## PROMPT
Reproduce exactly the stretch of lines running from the line with "In 48 dimensions, how" to the end of the entries below.

## DATA TO USE
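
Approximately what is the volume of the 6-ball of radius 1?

Volume = π^{6/2}·(1)^6/Γ(4) = π^3/6 ≈ 5.16771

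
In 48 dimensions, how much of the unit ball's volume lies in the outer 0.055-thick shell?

Shell fraction = 1 - (1-0.055)^48 ≈ 0.93382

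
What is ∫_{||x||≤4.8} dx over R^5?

V_5(4.8) = π^(5/2) · (4.8)^5 / Γ(5/2 + 1) ≈ 13412.3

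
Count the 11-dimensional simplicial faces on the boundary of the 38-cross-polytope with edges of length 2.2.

Number of 11-faces = 2^(11+1) · C(38,11+1) = 4096 · 2707475148 = 11089818206208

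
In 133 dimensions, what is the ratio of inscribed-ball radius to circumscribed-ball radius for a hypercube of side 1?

Ratio = (s/2)/(s√133/2) = 133^(-1/2) ≈ 0.086711.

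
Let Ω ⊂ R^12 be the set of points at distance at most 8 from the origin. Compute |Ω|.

V_12(8) = π^(12/2) · (8)^12 / Γ(12/2 + 1) = 4294967296·π^6/45 ≈ 9.17586e+10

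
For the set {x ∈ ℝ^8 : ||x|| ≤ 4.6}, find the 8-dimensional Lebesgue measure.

The n-ball volume is π^(n/2)·r^n/Γ(n/2+1). With n=8, r=4.6: V ≈ 813675.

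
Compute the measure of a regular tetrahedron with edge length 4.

Volume = (√2/12) · 4³ = 7.54247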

## SOLUTION TO THIS EXERCISE
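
In 48 dimensions, how much of the unit ball's volume lies in the outer 0.055-thick shell?

Shell fraction = 1 - (1-0.055)^48 ≈ 0.93382

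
What is ∫_{||x||≤4.8} dx over R^5?

V_5(4.8) = π^(5/2) · (4.8)^5 / Γ(5/2 + 1) ≈ 13412.3

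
Count the 11-dimensional simplicial faces on the boundary of the 38-cross-polytope with edges of length 2.2.

Number of 11-faces = 2^(11+1) · C(38,11+1) = 4096 · 2707475148 = 11089818206208

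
In 133 dimensions, what is the ratio of inscribed-ball radius to circumscribed-ball radius for a hypercube of side 1?

Ratio = (s/2)/(s√133/2) = 133^(-1/2) ≈ 0.086711.

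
Let Ω ⊂ R^12 be the set of points at distance at most 8 from the origin. Compute |Ω|.

V_12(8) = π^(12/2) · (8)^12 / Γ(12/2 + 1) = 4294967296·π^6/45 ≈ 9.17586e+10

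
For the set {x ∈ ℝ^8 : ||x|| ≤ 4.6}, find the 8-dimensional Lebesgue measure.

The n-ball volume is π^(n/2)·r^n/Γ(n/2+1). With n=8, r=4.6: V ≈ 813675.

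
Compute the measure of a regular tetrahedron with edge length 4.

Volume = (√2/12) · 4³ = 7.54247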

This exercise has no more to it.